(Collected data entries)
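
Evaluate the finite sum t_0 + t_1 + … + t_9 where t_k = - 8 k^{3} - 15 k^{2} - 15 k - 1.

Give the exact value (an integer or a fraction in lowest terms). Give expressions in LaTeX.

Ratio r(k) = (8*k**3 + 39*k**2 + 69*k + 39)/(8*k**3 + 15*k**2 + 15*k + 1).
Take A(k)=1, B(k)=1, C(k)=k**3 + 15*k**2/8 + 15*k/8 + 1/8.
Key eq: (1)·f(k+1) = (1)·f(k) + (k**3 + 15*k**2/8 + 15*k/8 + 1/8).
deg f ≤ 4 (via 0,0,3).
Match coefficients ⇒ f(k) = k*(2*k**3 + k**2 + 2*k - 4)/8.
So s_k = (B(k−1)f/C)·t_k = (k*(2*k**3 + k**2 + 2*k - 4)/(8*k**3 + 15*k**2 + 15*k + 1))·t_k = k*(-2*k**3 - k**2 - 2*k + 4).
Check: Δs_k = -8*k**3 - 15*k**2 - 15*k - 1. ✓
Evaluate s at k=10 and k=0: -21160 and 0; difference -21160.

Σ = -21160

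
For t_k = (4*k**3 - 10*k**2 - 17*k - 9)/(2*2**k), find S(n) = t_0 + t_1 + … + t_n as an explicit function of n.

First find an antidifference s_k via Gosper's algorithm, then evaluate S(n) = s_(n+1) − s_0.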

*Task goal*
Would you restate the records word for word?

*Response*
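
Evaluate the finite sum t_0 + t_1 + … + t_9 where t_k = - 8 k^{3} - 15 k^{2} - 15 k - 1.

Give the exact value (an integer or a fraction in lowest terms). Give expressions in LaTeX.

Ratio r(k) = (8*k**3 + 39*k**2 + 69*k + 39)/(8*k**3 + 15*k**2 + 15*k + 1).
Take A(k)=1, B(k)=1, C(k)=k**3 + 15*k**2/8 + 15*k/8 + 1/8.
Key eq: (1)·f(k+1) = (1)·f(k) + (k**3 + 15*k**2/8 + 15*k/8 + 1/8).
deg f ≤ 4 (via 0,0,3).
Match coefficients ⇒ f(k) = k*(2*k**3 + k**2 + 2*k - 4)/8.
So s_k = (B(k−1)f/C)·t_k = (k*(2*k**3 + k**2 + 2*k - 4)/(8*k**3 + 15*k**2 + 15*k + 1))·t_k = k*(-2*k**3 - k**2 - 2*k + 4).
Check: Δs_k = -8*k**3 - 15*k**2 - 15*k - 1. ✓
Evaluate s at k=10 and k=0: -21160 and 0; difference -21160.

Σ = -21160

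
For t_k = (4*k**3 - 10*k**2 - 17*k - 9)/(2*2**k), find S(n) = t_0 + t_1 + … + t_n as an explicit function of n.

First find an antidifference s_k via Gosper's algorithm, then evaluate S(n) = s_(n+1) − s_0.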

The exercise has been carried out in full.